### What is required
Your answer should be the complete data, copied exactly.

### Task inputs
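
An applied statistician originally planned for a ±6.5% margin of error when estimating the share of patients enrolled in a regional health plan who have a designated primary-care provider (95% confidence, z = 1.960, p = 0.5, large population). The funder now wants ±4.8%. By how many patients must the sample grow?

At ±6.5%: n = 1.960² × 0.2500 / 0.065² ≈ 227.31 → 228.
At ±4.8%: n = 1.960² × 0.2500 / 0.048² ≈ 416.84 → 417.
Additional respondents: 417 − 228 = 189.

189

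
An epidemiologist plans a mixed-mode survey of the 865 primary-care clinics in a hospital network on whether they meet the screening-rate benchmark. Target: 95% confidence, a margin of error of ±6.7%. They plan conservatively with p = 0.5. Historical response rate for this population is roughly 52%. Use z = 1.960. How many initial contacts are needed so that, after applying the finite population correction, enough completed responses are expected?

331

Completed interviews needed (unadjusted): n₀ = 1.960² × 0.2500 / 0.067² ≈ 213.95 → 214.
FPC for N = 865: n = 214 / (1 + 213/865) = 214 / 1.2462 ≈ 171.72 → 172.
At a 52% response rate, contacts needed = 172 / 0.52 ≈ 330.77 → 331.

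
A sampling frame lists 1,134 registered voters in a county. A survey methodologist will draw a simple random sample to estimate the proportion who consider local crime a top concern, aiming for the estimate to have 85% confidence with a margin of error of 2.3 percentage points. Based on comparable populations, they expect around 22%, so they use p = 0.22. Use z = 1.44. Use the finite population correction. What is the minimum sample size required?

Unadjusted: n₀ = 1.44² × 0.22 × 0.78 / 0.023² ≈ 672.65, so n₀ = 673.
Finite population correction with N = 1,134: n = n₀ / (1 + (n₀−1)/N) = 673 / (1 + 672/1134) = 673 / 1.5926 ≈ 422.58.
Rounding up, n = 423.

423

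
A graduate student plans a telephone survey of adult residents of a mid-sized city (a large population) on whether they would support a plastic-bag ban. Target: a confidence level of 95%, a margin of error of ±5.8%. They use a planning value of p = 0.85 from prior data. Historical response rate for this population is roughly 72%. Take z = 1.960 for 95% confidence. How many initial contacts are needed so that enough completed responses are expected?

Completed interviews needed: n₀ = 1.960² × 0.1275 / 0.058² ≈ 145.60 → 146.
At a 72% response rate, contacts needed = 146 / 0.72 ≈ 202.78 → 203.

203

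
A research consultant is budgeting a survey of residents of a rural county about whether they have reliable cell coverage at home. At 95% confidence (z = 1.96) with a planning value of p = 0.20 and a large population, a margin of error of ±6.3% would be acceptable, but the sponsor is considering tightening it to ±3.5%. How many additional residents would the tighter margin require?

At ±6.3%: n = 1.96² × 0.1600 / 0.063² ≈ 154.86 → 155.
At ±3.5%: n = 1.96² × 0.1600 / 0.035² ≈ 501.76 → 502.
Additional respondents: 502 − 155 = 347.

347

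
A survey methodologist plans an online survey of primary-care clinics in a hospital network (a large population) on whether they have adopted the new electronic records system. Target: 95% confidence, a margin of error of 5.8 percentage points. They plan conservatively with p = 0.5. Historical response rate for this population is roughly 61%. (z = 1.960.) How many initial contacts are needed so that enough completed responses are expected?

469

Completed interviews needed: n₀ = 1.960² × 0.2500 / 0.058² ≈ 285.49 → 286.
At a 61% response rate, contacts needed = 286 / 0.61 ≈ 468.85 → 469.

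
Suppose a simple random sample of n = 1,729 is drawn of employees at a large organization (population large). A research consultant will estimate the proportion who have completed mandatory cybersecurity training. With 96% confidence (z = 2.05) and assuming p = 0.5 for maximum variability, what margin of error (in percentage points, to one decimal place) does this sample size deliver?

SE(p̂) = √[p(1−p)/n] = √[0.2500/1729] = 0.01202.
E = z × SE = 2.05 × 0.01202 = 0.02465, or 2.5 percentage points.

2.5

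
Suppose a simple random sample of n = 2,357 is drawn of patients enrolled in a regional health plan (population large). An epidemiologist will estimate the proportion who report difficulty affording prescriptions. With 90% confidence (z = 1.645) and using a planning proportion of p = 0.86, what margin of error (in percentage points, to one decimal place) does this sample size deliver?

1.2

SE(p̂) = √[p(1−p)/n] = √[0.1204/2357] = 0.00715.
E = z × SE = 1.645 × 0.00715 = 0.01176, or 1.2 percentage points.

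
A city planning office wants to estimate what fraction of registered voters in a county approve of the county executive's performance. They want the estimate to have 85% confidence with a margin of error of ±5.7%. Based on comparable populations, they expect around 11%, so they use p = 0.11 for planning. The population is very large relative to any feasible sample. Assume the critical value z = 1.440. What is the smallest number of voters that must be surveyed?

With p = 0.11, p(1−p) = 0.0979.
n = z²·p(1−p)/E² = 1.440² × 0.0979 / 0.057² = 2.0736 × 0.0979 / 0.003249 ≈ 62.48.
Rounding up gives n = 63.

63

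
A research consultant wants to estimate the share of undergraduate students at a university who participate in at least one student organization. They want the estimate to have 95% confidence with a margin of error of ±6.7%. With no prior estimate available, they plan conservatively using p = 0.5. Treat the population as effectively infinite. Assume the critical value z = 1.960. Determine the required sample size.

214

With p = 0.5, p(1−p) = 0.25.
n = z²·p(1−p)/E² = 1.960² × 0.2500 / 0.067² = 3.8416 × 0.2500 / 0.004489 ≈ 213.95.
Rounding up gives n = 214.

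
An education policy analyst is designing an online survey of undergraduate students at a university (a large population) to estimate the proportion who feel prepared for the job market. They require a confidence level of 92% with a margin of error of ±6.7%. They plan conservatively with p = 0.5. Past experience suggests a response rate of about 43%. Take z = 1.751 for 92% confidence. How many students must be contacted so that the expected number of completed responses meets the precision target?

398

Completed interviews needed: n₀ = 1.751² × 0.2500 / 0.067² ≈ 170.75 → 171.
At a 43% response rate, contacts needed = 171 / 0.43 ≈ 397.67 → 398.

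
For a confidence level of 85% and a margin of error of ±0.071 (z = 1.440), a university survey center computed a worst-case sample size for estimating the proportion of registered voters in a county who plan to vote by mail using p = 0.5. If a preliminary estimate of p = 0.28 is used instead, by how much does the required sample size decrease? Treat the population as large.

20

Conservative (p = 0.5): n = 1.440² × 0.25 / 0.071² ≈ 102.84 → 103.
Using p = 0.28: p(1−p) = 0.2016, so n = 1.440² × 0.2016 / 0.071² ≈ 82.93 → 83.
Reduction: 103 − 83 = 20.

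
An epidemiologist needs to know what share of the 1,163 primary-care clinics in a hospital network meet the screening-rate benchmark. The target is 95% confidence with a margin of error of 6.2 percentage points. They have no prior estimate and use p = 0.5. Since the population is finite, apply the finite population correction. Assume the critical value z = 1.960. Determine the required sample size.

206

Unadjusted: n₀ = 1.960² × 0.50 × 0.50 / 0.062² ≈ 249.84, so n₀ = 250.
Finite population correction with N = 1,163: n = n₀ / (1 + (n₀−1)/N) = 250 / (1 + 249/1163) = 250 / 1.2141 ≈ 205.91.
Rounding up, n = 206.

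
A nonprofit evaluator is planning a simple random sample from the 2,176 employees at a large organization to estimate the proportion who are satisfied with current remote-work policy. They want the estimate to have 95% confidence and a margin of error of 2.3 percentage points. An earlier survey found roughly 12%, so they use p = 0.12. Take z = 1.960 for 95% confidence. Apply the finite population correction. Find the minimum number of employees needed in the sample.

568

Unadjusted: n₀ = 1.960² × 0.12 × 0.88 / 0.023² ≈ 766.87, so n₀ = 767.
Finite population correction with N = 2,176: n = n₀ / (1 + (n₀−1)/N) = 767 / (1 + 766/2176) = 767 / 1.3520 ≈ 567.30.
Rounding up, n = 568.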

### Answer box
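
An applied statistician originally planned for a ±6.5% margin of error when estimating the share of patients enrolled in a regional health plan who have a designated primary-care provider (95% confidence, z = 1.960, p = 0.5, large population). The funder now wants ±4.8%. By how many patients must the sample grow?

At ±6.5%: n = 1.960² × 0.2500 / 0.065² ≈ 227.31 → 228.
At ±4.8%: n = 1.960² × 0.2500 / 0.048² ≈ 416.84 → 417.
Additional respondents: 417 − 228 = 189.

189

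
An epidemiologist plans a mixed-mode survey of the 865 primary-care clinics in a hospital network on whether they meet the screening-rate benchmark. Target: 95% confidence, a margin of error of ±6.7%. They plan conservatively with p = 0.5. Historical response rate for this population is roughly 52%. Use z = 1.960. How many initial contacts are needed so that, after applying the finite population correction, enough completed responses are expected?

331

Completed interviews needed (unadjusted): n₀ = 1.960² × 0.2500 / 0.067² ≈ 213.95 → 214.
FPC for N = 865: n = 214 / (1 + 213/865) = 214 / 1.2462 ≈ 171.72 → 172.
At a 52% response rate, contacts needed = 172 / 0.52 ≈ 330.77 → 331.

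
A sampling frame lists 1,134 registered voters in a county. A survey methodologist will draw a simple random sample to estimate the proportion who consider local crime a top concern, aiming for the estimate to have 85% confidence with a margin of error of 2.3 percentage points. Based on comparable populations, they expect around 22%, so they use p = 0.22. Use z = 1.44. Use the finite population correction. What is the minimum sample size required?

Unadjusted: n₀ = 1.44² × 0.22 × 0.78 / 0.023² ≈ 672.65, so n₀ = 673.
Finite population correction with N = 1,134: n = n₀ / (1 + (n₀−1)/N) = 673 / (1 + 672/1134) = 673 / 1.5926 ≈ 422.58.
Rounding up, n = 423.

423

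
A graduate student plans a telephone survey of adult residents of a mid-sized city (a large population) on whether they would support a plastic-bag ban. Target: a confidence level of 95%, a margin of error of ±5.8%. They use a planning value of p = 0.85 from prior data. Historical response rate for this population is roughly 72%. Take z = 1.960 for 95% confidence. How many initial contacts are needed so that enough completed responses are expected?

Completed interviews needed: n₀ = 1.960² × 0.1275 / 0.058² ≈ 145.60 → 146.
At a 72% response rate, contacts needed = 146 / 0.72 ≈ 202.78 → 203.

203

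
A research consultant is budgeting a survey of residents of a rural county about whether they have reliable cell coverage at home. At 95% confidence (z = 1.96) with a planning value of p = 0.20 and a large population, a margin of error of ±6.3% would be acceptable, but the sponsor is considering tightening it to ±3.5%. How many additional residents would the tighter margin require?

At ±6.3%: n = 1.96² × 0.1600 / 0.063² ≈ 154.86 → 155.
At ±3.5%: n = 1.96² × 0.1600 / 0.035² ≈ 501.76 → 502.
Additional respondents: 502 − 155 = 347.

347

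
A survey methodologist plans an online survey of primary-care clinics in a hospital network (a large population) on whether they have adopted the new electronic records system. Target: 95% confidence, a margin of error of 5.8 percentage points. They plan conservatively with p = 0.5. Historical response rate for this population is roughly 61%. (z = 1.960.) How many initial contacts are needed so that enough completed responses are expected?

469

Completed interviews needed: n₀ = 1.960² × 0.2500 / 0.058² ≈ 285.49 → 286.
At a 61% response rate, contacts needed = 286 / 0.61 ≈ 468.85 → 469.

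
Suppose a simple random sample of n = 1,729 is drawn of employees at a large organization (population large). A research consultant will estimate the proportion who have completed mandatory cybersecurity training. With 96% confidence (z = 2.05) and assuming p = 0.5 for maximum variability, what margin of error (in percentage points, to one decimal place) does this sample size deliver?

SE(p̂) = √[p(1−p)/n] = √[0.2500/1729] = 0.01202.
E = z × SE = 2.05 × 0.01202 = 0.02465, or 2.5 percentage points.

2.5

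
Suppose a simple random sample of n = 2,357 is drawn of patients enrolled in a regional health plan (population large). An epidemiologist will estimate the proportion who report difficulty affording prescriptions. With 90% confidence (z = 1.645) and using a planning proportion of p = 0.86, what margin of error (in percentage points, to one decimal place) does this sample size deliver?

1.2

SE(p̂) = √[p(1−p)/n] = √[0.1204/2357] = 0.00715.
E = z × SE = 1.645 × 0.00715 = 0.01176, or 1.2 percentage points.

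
A city planning office wants to estimate what fraction of registered voters in a county approve of the county executive's performance. They want the estimate to have 85% confidence with a margin of error of ±5.7%. Based on comparable populations, they expect around 11%, so they use p = 0.11 for planning. The population is very large relative to any feasible sample. Assume the critical value z = 1.440. What is the smallest number of voters that must be surveyed?

With p = 0.11, p(1−p) = 0.0979.
n = z²·p(1−p)/E² = 1.440² × 0.0979 / 0.057² = 2.0736 × 0.0979 / 0.003249 ≈ 62.48.
Rounding up gives n = 63.

63

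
A research consultant wants to estimate the share of undergraduate students at a university who participate in at least one student organization. They want the estimate to have 95% confidence with a margin of error of ±6.7%. With no prior estimate available, they plan conservatively using p = 0.5. Treat the population as effectively infinite. Assume the critical value z = 1.960. Determine the required sample size.

214

With p = 0.5, p(1−p) = 0.25.
n = z²·p(1−p)/E² = 1.960² × 0.2500 / 0.067² = 3.8416 × 0.2500 / 0.004489 ≈ 213.95.
Rounding up gives n = 214.

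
An education policy analyst is designing an online survey of undergraduate students at a university (a large population) to estimate the proportion who feel prepared for the job market. They require a confidence level of 92% with a margin of error of ±6.7%. They plan conservatively with p = 0.5. Past experience suggests a response rate of about 43%. Take z = 1.751 for 92% confidence. How many students must be contacted so that the expected number of completed responses meets the precision target?

398

Completed interviews needed: n₀ = 1.751² × 0.2500 / 0.067² ≈ 170.75 → 171.
At a 43% response rate, contacts needed = 171 / 0.43 ≈ 397.67 → 398.

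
For a confidence level of 85% and a margin of error of ±0.071 (z = 1.440), a university survey center computed a worst-case sample size for estimating the proportion of registered voters in a county who plan to vote by mail using p = 0.5. If a preliminary estimate of p = 0.28 is used instead, by how much does the required sample size decrease? Treat the population as large.

20

Conservative (p = 0.5): n = 1.440² × 0.25 / 0.071² ≈ 102.84 → 103.
Using p = 0.28: p(1−p) = 0.2016, so n = 1.440² × 0.2016 / 0.071² ≈ 82.93 → 83.
Reduction: 103 − 83 = 20.

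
An epidemiologist needs to know what share of the 1,163 primary-care clinics in a hospital network meet the screening-rate benchmark. The target is 95% confidence with a margin of error of 6.2 percentage points. They have no prior estimate and use p = 0.5. Since the population is finite, apply the finite population correction. Assume the critical value z = 1.960. Determine the required sample size.

206

Unadjusted: n₀ = 1.960² × 0.50 × 0.50 / 0.062² ≈ 249.84, so n₀ = 250.
Finite population correction with N = 1,163: n = n₀ / (1 + (n₀−1)/N) = 250 / (1 + 249/1163) = 250 / 1.2141 ≈ 205.91.
Rounding up, n = 206.

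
A nonprofit evaluator is planning a simple random sample from the 2,176 employees at a large organization to estimate the proportion who are satisfied with current remote-work policy. They want the estimate to have 95% confidence and a margin of error of 2.3 percentage points. An earlier survey found roughly 12%, so they use p = 0.12. Take z = 1.960 for 95% confidence. Apply the finite population correction. Find the minimum number of employees needed in the sample.

568

Unadjusted: n₀ = 1.960² × 0.12 × 0.88 / 0.023² ≈ 766.87, so n₀ = 767.
Finite population correction with N = 2,176: n = n₀ / (1 + (n₀−1)/N) = 767 / (1 + 766/2176) = 767 / 1.3520 ≈ 567.30.
Rounding up, n = 568.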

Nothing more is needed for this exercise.